WORK TASK
Your job is to report every line of the entries that has "problem".

Saved data entries
------------------------------------
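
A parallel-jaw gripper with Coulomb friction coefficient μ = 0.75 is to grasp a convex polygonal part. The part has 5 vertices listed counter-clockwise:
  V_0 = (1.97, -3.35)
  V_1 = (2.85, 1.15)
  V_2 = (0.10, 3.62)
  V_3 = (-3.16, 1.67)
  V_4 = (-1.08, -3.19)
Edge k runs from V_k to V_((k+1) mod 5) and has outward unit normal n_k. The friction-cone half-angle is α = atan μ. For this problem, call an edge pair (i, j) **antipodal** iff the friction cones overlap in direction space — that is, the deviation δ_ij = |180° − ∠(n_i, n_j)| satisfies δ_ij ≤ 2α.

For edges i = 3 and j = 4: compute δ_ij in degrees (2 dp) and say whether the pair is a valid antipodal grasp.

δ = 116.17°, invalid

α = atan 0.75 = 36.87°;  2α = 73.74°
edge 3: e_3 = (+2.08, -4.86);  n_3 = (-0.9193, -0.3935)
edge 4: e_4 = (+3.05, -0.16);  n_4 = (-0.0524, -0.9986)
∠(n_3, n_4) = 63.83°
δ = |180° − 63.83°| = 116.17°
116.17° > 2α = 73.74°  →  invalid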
------------------------------------
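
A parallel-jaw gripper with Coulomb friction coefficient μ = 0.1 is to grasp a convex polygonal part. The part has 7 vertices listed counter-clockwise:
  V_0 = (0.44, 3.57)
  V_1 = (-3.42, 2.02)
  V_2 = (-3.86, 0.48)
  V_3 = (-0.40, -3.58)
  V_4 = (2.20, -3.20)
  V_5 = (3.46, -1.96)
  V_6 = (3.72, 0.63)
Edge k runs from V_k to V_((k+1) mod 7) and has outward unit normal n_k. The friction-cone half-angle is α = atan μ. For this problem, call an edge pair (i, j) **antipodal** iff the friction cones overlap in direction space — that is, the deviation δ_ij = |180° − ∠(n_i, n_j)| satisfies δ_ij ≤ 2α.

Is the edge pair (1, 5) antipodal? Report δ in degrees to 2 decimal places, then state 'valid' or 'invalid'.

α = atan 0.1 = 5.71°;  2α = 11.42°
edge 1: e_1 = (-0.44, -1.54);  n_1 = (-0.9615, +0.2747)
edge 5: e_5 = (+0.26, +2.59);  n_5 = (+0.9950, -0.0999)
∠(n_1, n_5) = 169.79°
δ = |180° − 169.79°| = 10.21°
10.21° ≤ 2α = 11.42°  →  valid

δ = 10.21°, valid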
------------------------------------
RESPONSE BELOW
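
Edge k runs from V_k to V_((k+1) mod 5) and has outward unit normal n_k. The friction-cone half-angle is α = atan μ. For this problem, call an edge pair (i, j) **antipodal** iff the friction cones overlap in direction space — that is, the deviation δ_ij = |180° − ∠(n_i, n_j)| satisfies δ_ij ≤ 2α.
Edge k runs from V_k to V_((k+1) mod 7) and has outward unit normal n_k. The friction-cone half-angle is α = atan μ. For this problem, call an edge pair (i, j) **antipodal** iff the friction cones overlap in direction space — that is, the deviation δ_ij = |180° − ∠(n_i, n_j)| satisfies δ_ij ≤ 2α.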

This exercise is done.